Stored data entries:
————————
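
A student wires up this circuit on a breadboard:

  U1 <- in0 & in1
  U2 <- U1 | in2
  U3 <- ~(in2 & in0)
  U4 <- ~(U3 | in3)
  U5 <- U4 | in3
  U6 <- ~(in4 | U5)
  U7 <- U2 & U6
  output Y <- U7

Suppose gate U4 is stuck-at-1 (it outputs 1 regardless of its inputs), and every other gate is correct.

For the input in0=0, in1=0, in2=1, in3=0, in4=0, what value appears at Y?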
————————
▸ EXERCISE GOAL:
Return all the lines shown above, word for word.

▸ ANSWER SECTION:
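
A student wires up this circuit on a breadboard:

  U1 <- in0 & in1
  U2 <- U1 | in2
  U3 <- ~(in2 & in0)
  U4 <- ~(U3 | in3)
  U5 <- U4 | in3
  U6 <- ~(in4 | U5)
  U7 <- U2 & U6
  output Y <- U7

Suppose gate U4 is stuck-at-1 (it outputs 1 regardless of its inputs), and every other gate is correct.

For the input in0=0, in1=0, in2=1, in3=0, in4=0, what value appears at Y?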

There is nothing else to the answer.